Task input
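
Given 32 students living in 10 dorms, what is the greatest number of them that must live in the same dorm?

The 32 students fall into 10 dorms.
If each of the 10 dorms held at most 3, the total would be at most 10 × 3 = 30 < 32, a contradiction.
So at least one holds ⌈32/10⌉ = 4.

4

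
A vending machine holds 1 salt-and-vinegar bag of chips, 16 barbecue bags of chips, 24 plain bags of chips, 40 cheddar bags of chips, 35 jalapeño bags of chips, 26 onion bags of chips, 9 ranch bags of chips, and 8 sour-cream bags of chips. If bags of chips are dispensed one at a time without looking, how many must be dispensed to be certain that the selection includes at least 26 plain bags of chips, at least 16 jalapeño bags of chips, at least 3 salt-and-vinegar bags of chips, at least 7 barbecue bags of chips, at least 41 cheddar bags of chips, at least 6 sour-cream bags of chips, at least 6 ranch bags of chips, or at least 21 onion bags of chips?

117

The worst case stops just short of every target: all 1 salt-and-vinegar, 6 barbecue, all 24 plain, 40 cheddar, 15 jalapeño, 20 onion, 5 ranch, 5 sour-cream — 1 + 6 + 24 + 40 + 15 + 20 + 5 + 5 = 116 bags of chips.
One more bag of chips must push some flavor to its target, so 116 + 1 = 117.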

Exercise instructions
Give exactly, and nothing besides, the lines from the one in which "A vending machine" occurs through the end of the records.

Answer
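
A vending machine holds 1 salt-and-vinegar bag of chips, 16 barbecue bags of chips, 24 plain bags of chips, 40 cheddar bags of chips, 35 jalapeño bags of chips, 26 onion bags of chips, 9 ranch bags of chips, and 8 sour-cream bags of chips. If bags of chips are dispensed one at a time without looking, how many must be dispensed to be certain that the selection includes at least 26 plain bags of chips, at least 16 jalapeño bags of chips, at least 3 salt-and-vinegar bags of chips, at least 7 barbecue bags of chips, at least 41 cheddar bags of chips, at least 6 sour-cream bags of chips, at least 6 ranch bags of chips, or at least 21 onion bags of chips?

117

The worst case stops just short of every target: all 1 salt-and-vinegar, 6 barbecue, all 24 plain, 40 cheddar, 15 jalapeño, 20 onion, 5 ranch, 5 sour-cream — 1 + 6 + 24 + 40 + 15 + 20 + 5 + 5 = 116 bags of chips.
One more bag of chips must push some flavor to its target, so 116 + 1 = 117.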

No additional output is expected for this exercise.